[[ Provided entries open ]]

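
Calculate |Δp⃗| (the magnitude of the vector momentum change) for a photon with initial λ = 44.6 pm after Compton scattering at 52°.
1.2895e-23 kg·m/s

Photon momentum magnitude is p = h/λ.

Initial momentum:
p₀ = h/λ = 6.6261e-34/4.4600e-11 = 1.4857e-23 kg·m/s

After scattering:
λ' = λ + Δλ = 44.6 + 0.9325 = 45.5325 pm
p' = h/λ' = 6.6261e-34/4.5533e-11 = 1.4552e-23 kg·m/s

Momentum is a vector; the scattered photon's direction makes angle θ = 52° with the incident direction. The magnitude of the vector change Δp⃗ = p⃗₀ − p⃗' is found from the law of cosines:
|Δp⃗|² = p₀² + p'² − 2p₀p'cos θ
|Δp⃗|² = (1.4857e-23)² + (1.4552e-23)² − 2·1.4857e-23·1.4552e-23·cos(52°)
|Δp⃗| = 1.2895e-23 kg·m/s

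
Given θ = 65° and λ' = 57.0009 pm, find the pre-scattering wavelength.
55.6000 pm

From λ' = λ + Δλ, we have λ = λ' - Δλ

First calculate the Compton shift:
Δλ = λ_C(1 - cos θ)
Δλ = 2.4263 × (1 - cos(65°))
Δλ = 2.4263 × 0.5774
Δλ = 1.4009 pm

Initial wavelength:
λ = λ' - Δλ
λ = 57.0009 - 1.4009
λ = 55.6000 pm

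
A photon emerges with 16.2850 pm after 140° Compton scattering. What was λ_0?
12.0000 pm

From λ' = λ + Δλ, we have λ = λ' - Δλ

First calculate the Compton shift:
Δλ = λ_C(1 - cos θ)
Δλ = 2.4263 × (1 - cos(140°))
Δλ = 2.4263 × 1.7660
Δλ = 4.2850 pm

Initial wavelength:
λ = λ' - Δλ
λ = 16.2850 - 4.2850
λ = 12.0000 pm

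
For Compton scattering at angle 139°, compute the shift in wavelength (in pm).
4.2575 pm

Using the Compton scattering formula:
Δλ = λ_C(1 - cos θ)

where λ_C = h/(m_e·c) ≈ 2.4263 pm is the Compton wavelength of an electron.

For θ = 139°:
cos(139°) = -0.7547
1 - cos(139°) = 1.7547

Δλ = 2.4263 × 1.7547
Δλ = 4.2575 pm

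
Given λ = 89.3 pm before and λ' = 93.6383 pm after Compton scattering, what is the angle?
142.00°

First find the wavelength shift:
Δλ = λ' - λ = 93.6383 - 89.3 = 4.3383 pm

Using Δλ = λ_C(1 - cos θ), with λ_C = h/(m_e·c) ≈ 2.42631024 pm:
cos θ = 1 - Δλ/λ_C
cos θ = 1 - 4.3383/2.42631024
cos θ = -0.788024

θ = arccos(-0.788024)
θ = 142.00°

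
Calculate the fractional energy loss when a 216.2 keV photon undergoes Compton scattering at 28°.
0.0472 (or 4.72%)

Calculate initial and final photon energies:

Initial: E₀ = 216.2 keV → λ₀ = 5.7347 pm
Compton shift: Δλ = 0.2840 pm
Final wavelength: λ' = 6.0187 pm
Final energy: E' = 205.9981 keV

Fractional energy loss:
(E₀ - E')/E₀ = (216.2000 - 205.9981)/216.2000
= 10.2019/216.2000
= 0.0472
= 4.72%

(Intermediate values are shown rounded; full precision is carried through to the final answer.)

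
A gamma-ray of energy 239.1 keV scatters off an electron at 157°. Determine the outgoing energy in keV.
125.9337 keV

First convert energy to wavelength:
λ = hc/E, with hc ≈ 1239.842 keV·pm (i.e. 1239.842 eV·nm)

For E = 239.1 keV = 239100 eV:
λ = 1239.842 keV·pm / 239.1 keV
λ = 5.1855 pm

Calculate the Compton shift:
Δλ = λ_C(1 - cos(157°)) = 2.4263 × 1.9205
Δλ = 4.6597 pm

Final wavelength:
λ' = 5.1855 + 4.6597 = 9.8452 pm

Final energy:
E' = hc/λ' = 1239.842 / 9.8452 = 125.9337 keV

(Intermediate values are shown rounded; full precision is carried through to the final answer.)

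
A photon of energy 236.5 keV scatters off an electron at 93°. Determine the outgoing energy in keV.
159.0407 keV

First convert energy to wavelength:
λ = hc/E, with hc ≈ 1239.842 keV·pm (i.e. 1239.842 eV·nm)

For E = 236.5 keV = 236500 eV:
λ = 1239.842 keV·pm / 236.5 keV
λ = 5.2425 pm

Calculate the Compton shift:
Δλ = λ_C(1 - cos(93°)) = 2.4263 × 1.0523
Δλ = 2.5533 pm

Final wavelength:
λ' = 5.2425 + 2.5533 = 7.7958 pm

Final energy:
E' = hc/λ' = 1239.842 / 7.7958 = 159.0407 keV

(Intermediate values are shown rounded; full precision is carried through to the final answer.)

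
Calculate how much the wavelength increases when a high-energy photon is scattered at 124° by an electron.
3.7831 pm

Using the Compton scattering formula:
Δλ = λ_C(1 - cos θ)

where λ_C = h/(m_e·c) ≈ 2.4263 pm is the Compton wavelength of an electron.

For θ = 124°:
cos(124°) = -0.5592
1 - cos(124°) = 1.5592

Δλ = 2.4263 × 1.5592
Δλ = 3.7831 pm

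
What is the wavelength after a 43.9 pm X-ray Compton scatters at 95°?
46.5378 pm

Using the Compton scattering formula:
λ' = λ + Δλ = λ + λ_C(1 - cos θ)

Given:
- Initial wavelength λ = 43.9 pm
- Scattering angle θ = 95°
- Compton wavelength λ_C ≈ 2.4263 pm

Calculate the shift:
Δλ = 2.4263 × (1 - cos(95°))
Δλ = 2.4263 × 1.0872
Δλ = 2.6378 pm

Final wavelength:
λ' = 43.9 + 2.6378 = 46.5378 pm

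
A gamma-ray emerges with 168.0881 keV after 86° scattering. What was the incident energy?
242.2000 keV

Convert final energy to wavelength (hc ≈ 1239.842 keV·pm):
λ' = hc/E' = 1239.842 / 168.0881 = 7.3761 pm

Calculate the Compton shift:
Δλ = λ_C(1 - cos(86°))
Δλ = 2.4263 × (1 - cos(86°))
Δλ = 2.2571 pm

Initial wavelength:
λ = λ' - Δλ = 7.3761 - 2.2571 = 5.1191 pm

Initial energy:
E = hc/λ = 1239.842 / 5.1191 = 242.2000 keV

(Intermediate values are shown rounded; full precision is carried through to the final answer.)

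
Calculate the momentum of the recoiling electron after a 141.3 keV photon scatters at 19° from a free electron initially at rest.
2.4767e-23 kg·m/s

The electron is initially at rest, so by conservation of momentum:
p⃗_e = p⃗₀ − p⃗'  (incident photon momentum minus scattered photon momentum)

Photon momentum magnitudes (p = h/λ = E/c):
λ₀ = hc/E₀ = 8.7745 pm → p₀ = h/λ₀ = 7.5515e-23 kg·m/s
Δλ = λ_C(1 − cos 19°) = 0.1322 pm
λ' = 8.9067 pm → p' = h/λ' = 7.4394e-23 kg·m/s

The scattered photon makes angle θ = 19° with the incident direction, so by the law of cosines:
|p⃗_e|² = p₀² + p'² − 2p₀p'cos θ
|p⃗_e|² = (7.5515e-23)² + (7.4394e-23)² − 2·7.5515e-23·7.4394e-23·cos(19°)
|p⃗_e| = 2.4767e-23 kg·m/s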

[[ Provided entries closed ]]

Set all of the records down again, exactly as they stand.

* Expected output:
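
Calculate |Δp⃗| (the magnitude of the vector momentum change) for a photon with initial λ = 44.6 pm after Compton scattering at 52°.
1.2895e-23 kg·m/s

Photon momentum magnitude is p = h/λ.

Initial momentum:
p₀ = h/λ = 6.6261e-34/4.4600e-11 = 1.4857e-23 kg·m/s

After scattering:
λ' = λ + Δλ = 44.6 + 0.9325 = 45.5325 pm
p' = h/λ' = 6.6261e-34/4.5533e-11 = 1.4552e-23 kg·m/s

Momentum is a vector; the scattered photon's direction makes angle θ = 52° with the incident direction. The magnitude of the vector change Δp⃗ = p⃗₀ − p⃗' is found from the law of cosines:
|Δp⃗|² = p₀² + p'² − 2p₀p'cos θ
|Δp⃗|² = (1.4857e-23)² + (1.4552e-23)² − 2·1.4857e-23·1.4552e-23·cos(52°)
|Δp⃗| = 1.2895e-23 kg·m/s

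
Given θ = 65° and λ' = 57.0009 pm, find the pre-scattering wavelength.
55.6000 pm

From λ' = λ + Δλ, we have λ = λ' - Δλ

First calculate the Compton shift:
Δλ = λ_C(1 - cos θ)
Δλ = 2.4263 × (1 - cos(65°))
Δλ = 2.4263 × 0.5774
Δλ = 1.4009 pm

Initial wavelength:
λ = λ' - Δλ
λ = 57.0009 - 1.4009
λ = 55.6000 pm

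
A photon emerges with 16.2850 pm after 140° Compton scattering. What was λ_0?
12.0000 pm

From λ' = λ + Δλ, we have λ = λ' - Δλ

First calculate the Compton shift:
Δλ = λ_C(1 - cos θ)
Δλ = 2.4263 × (1 - cos(140°))
Δλ = 2.4263 × 1.7660
Δλ = 4.2850 pm

Initial wavelength:
λ = λ' - Δλ
λ = 16.2850 - 4.2850
λ = 12.0000 pm

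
For Compton scattering at angle 139°, compute the shift in wavelength (in pm).
4.2575 pm

Using the Compton scattering formula:
Δλ = λ_C(1 - cos θ)

where λ_C = h/(m_e·c) ≈ 2.4263 pm is the Compton wavelength of an electron.

For θ = 139°:
cos(139°) = -0.7547
1 - cos(139°) = 1.7547

Δλ = 2.4263 × 1.7547
Δλ = 4.2575 pm

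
Given λ = 89.3 pm before and λ' = 93.6383 pm after Compton scattering, what is the angle?
142.00°

First find the wavelength shift:
Δλ = λ' - λ = 93.6383 - 89.3 = 4.3383 pm

Using Δλ = λ_C(1 - cos θ), with λ_C = h/(m_e·c) ≈ 2.42631024 pm:
cos θ = 1 - Δλ/λ_C
cos θ = 1 - 4.3383/2.42631024
cos θ = -0.788024

θ = arccos(-0.788024)
θ = 142.00°

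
Calculate the fractional energy loss when a 216.2 keV photon undergoes Compton scattering at 28°.
0.0472 (or 4.72%)

Calculate initial and final photon energies:

Initial: E₀ = 216.2 keV → λ₀ = 5.7347 pm
Compton shift: Δλ = 0.2840 pm
Final wavelength: λ' = 6.0187 pm
Final energy: E' = 205.9981 keV

Fractional energy loss:
(E₀ - E')/E₀ = (216.2000 - 205.9981)/216.2000
= 10.2019/216.2000
= 0.0472
= 4.72%

(Intermediate values are shown rounded; full precision is carried through to the final answer.)

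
A gamma-ray of energy 239.1 keV scatters off an electron at 157°. Determine the outgoing energy in keV.
125.9337 keV

First convert energy to wavelength:
λ = hc/E, with hc ≈ 1239.842 keV·pm (i.e. 1239.842 eV·nm)

For E = 239.1 keV = 239100 eV:
λ = 1239.842 keV·pm / 239.1 keV
λ = 5.1855 pm

Calculate the Compton shift:
Δλ = λ_C(1 - cos(157°)) = 2.4263 × 1.9205
Δλ = 4.6597 pm

Final wavelength:
λ' = 5.1855 + 4.6597 = 9.8452 pm

Final energy:
E' = hc/λ' = 1239.842 / 9.8452 = 125.9337 keV

(Intermediate values are shown rounded; full precision is carried through to the final answer.)

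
A photon of energy 236.5 keV scatters off an electron at 93°. Determine the outgoing energy in keV.
159.0407 keV

First convert energy to wavelength:
λ = hc/E, with hc ≈ 1239.842 keV·pm (i.e. 1239.842 eV·nm)

For E = 236.5 keV = 236500 eV:
λ = 1239.842 keV·pm / 236.5 keV
λ = 5.2425 pm

Calculate the Compton shift:
Δλ = λ_C(1 - cos(93°)) = 2.4263 × 1.0523
Δλ = 2.5533 pm

Final wavelength:
λ' = 5.2425 + 2.5533 = 7.7958 pm

Final energy:
E' = hc/λ' = 1239.842 / 7.7958 = 159.0407 keV

(Intermediate values are shown rounded; full precision is carried through to the final answer.)

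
Calculate how much the wavelength increases when a high-energy photon is scattered at 124° by an electron.
3.7831 pm

Using the Compton scattering formula:
Δλ = λ_C(1 - cos θ)

where λ_C = h/(m_e·c) ≈ 2.4263 pm is the Compton wavelength of an electron.

For θ = 124°:
cos(124°) = -0.5592
1 - cos(124°) = 1.5592

Δλ = 2.4263 × 1.5592
Δλ = 3.7831 pm

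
What is the wavelength after a 43.9 pm X-ray Compton scatters at 95°?
46.5378 pm

Using the Compton scattering formula:
λ' = λ + Δλ = λ + λ_C(1 - cos θ)

Given:
- Initial wavelength λ = 43.9 pm
- Scattering angle θ = 95°
- Compton wavelength λ_C ≈ 2.4263 pm

Calculate the shift:
Δλ = 2.4263 × (1 - cos(95°))
Δλ = 2.4263 × 1.0872
Δλ = 2.6378 pm

Final wavelength:
λ' = 43.9 + 2.6378 = 46.5378 pm

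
A gamma-ray emerges with 168.0881 keV after 86° scattering. What was the incident energy?
242.2000 keV

Convert final energy to wavelength (hc ≈ 1239.842 keV·pm):
λ' = hc/E' = 1239.842 / 168.0881 = 7.3761 pm

Calculate the Compton shift:
Δλ = λ_C(1 - cos(86°))
Δλ = 2.4263 × (1 - cos(86°))
Δλ = 2.2571 pm

Initial wavelength:
λ = λ' - Δλ = 7.3761 - 2.2571 = 5.1191 pm

Initial energy:
E = hc/λ = 1239.842 / 5.1191 = 242.2000 keV

(Intermediate values are shown rounded; full precision is carried through to the final answer.)

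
Calculate the momentum of the recoiling electron after a 141.3 keV photon scatters at 19° from a free electron initially at rest.
2.4767e-23 kg·m/s

The electron is initially at rest, so by conservation of momentum:
p⃗_e = p⃗₀ − p⃗'  (incident photon momentum minus scattered photon momentum)

Photon momentum magnitudes (p = h/λ = E/c):
λ₀ = hc/E₀ = 8.7745 pm → p₀ = h/λ₀ = 7.5515e-23 kg·m/s
Δλ = λ_C(1 − cos 19°) = 0.1322 pm
λ' = 8.9067 pm → p' = h/λ' = 7.4394e-23 kg·m/s

The scattered photon makes angle θ = 19° with the incident direction, so by the law of cosines:
|p⃗_e|² = p₀² + p'² − 2p₀p'cos θ
|p⃗_e|² = (7.5515e-23)² + (7.4394e-23)² − 2·7.5515e-23·7.4394e-23·cos(19°)
|p⃗_e| = 2.4767e-23 kg·m/s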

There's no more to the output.